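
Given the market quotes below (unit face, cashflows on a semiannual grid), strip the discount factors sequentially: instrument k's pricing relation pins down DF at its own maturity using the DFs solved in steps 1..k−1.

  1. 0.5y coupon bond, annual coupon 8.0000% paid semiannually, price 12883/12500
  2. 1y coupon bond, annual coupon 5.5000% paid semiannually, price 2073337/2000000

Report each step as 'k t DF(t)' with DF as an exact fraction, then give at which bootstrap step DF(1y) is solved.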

* * *

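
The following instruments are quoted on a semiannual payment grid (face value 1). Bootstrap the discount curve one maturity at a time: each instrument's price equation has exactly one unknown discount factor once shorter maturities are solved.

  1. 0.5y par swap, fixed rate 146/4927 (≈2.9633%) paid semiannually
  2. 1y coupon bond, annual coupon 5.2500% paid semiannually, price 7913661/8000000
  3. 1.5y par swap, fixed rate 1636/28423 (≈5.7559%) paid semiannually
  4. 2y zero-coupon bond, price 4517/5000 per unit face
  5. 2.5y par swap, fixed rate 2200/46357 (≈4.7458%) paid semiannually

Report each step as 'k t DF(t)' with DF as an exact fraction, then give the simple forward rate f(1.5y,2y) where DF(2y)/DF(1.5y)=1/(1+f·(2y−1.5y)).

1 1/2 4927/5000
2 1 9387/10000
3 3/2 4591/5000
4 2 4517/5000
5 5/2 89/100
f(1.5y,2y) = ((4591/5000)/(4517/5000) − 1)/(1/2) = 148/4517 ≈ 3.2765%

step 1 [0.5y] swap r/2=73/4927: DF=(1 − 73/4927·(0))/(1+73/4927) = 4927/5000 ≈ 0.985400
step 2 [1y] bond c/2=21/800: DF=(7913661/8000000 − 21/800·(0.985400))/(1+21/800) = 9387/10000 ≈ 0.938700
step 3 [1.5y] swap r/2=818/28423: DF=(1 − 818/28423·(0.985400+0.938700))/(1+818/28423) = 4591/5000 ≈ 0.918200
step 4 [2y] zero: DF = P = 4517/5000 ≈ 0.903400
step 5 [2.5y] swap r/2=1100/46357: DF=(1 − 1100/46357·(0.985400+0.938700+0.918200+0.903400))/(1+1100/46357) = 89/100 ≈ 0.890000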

--

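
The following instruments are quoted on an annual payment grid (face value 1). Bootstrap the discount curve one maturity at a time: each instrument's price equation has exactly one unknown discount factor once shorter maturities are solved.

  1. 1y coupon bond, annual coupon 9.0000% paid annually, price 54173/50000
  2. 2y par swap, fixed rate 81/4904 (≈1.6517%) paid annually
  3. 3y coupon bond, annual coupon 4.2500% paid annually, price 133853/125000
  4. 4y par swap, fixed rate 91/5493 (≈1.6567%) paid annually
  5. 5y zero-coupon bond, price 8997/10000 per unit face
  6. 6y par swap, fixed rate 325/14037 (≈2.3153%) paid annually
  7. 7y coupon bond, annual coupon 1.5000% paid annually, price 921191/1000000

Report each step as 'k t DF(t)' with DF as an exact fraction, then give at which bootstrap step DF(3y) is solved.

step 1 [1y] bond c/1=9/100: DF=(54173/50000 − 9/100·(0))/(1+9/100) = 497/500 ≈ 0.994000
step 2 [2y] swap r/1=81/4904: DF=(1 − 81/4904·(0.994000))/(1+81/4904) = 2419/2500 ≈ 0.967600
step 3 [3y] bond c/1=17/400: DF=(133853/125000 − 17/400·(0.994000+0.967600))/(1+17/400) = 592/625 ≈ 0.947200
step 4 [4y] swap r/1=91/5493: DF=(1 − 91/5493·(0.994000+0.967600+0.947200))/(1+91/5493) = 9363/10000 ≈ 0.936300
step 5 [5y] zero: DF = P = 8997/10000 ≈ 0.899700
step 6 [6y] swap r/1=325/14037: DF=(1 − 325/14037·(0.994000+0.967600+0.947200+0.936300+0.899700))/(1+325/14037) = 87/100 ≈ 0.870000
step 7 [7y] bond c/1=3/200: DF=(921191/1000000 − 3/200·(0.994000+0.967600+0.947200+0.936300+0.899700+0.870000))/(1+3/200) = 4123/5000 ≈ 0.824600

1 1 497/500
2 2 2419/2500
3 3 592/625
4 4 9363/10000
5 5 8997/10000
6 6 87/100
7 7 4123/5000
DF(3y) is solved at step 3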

**Your assignment**
Copy all lines of the preceding data that hold the word "once".

**Finished task**
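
The following instruments are quoted on a semiannual payment grid (face value 1). Bootstrap the discount curve one maturity at a time: each instrument's price equation has exactly one unknown discount factor once shorter maturities are solved.
The following instruments are quoted on an annual payment grid (face value 1). Bootstrap the discount curve one maturity at a time: each instrument's price equation has exactly one unknown discount factor once shorter maturities are solved.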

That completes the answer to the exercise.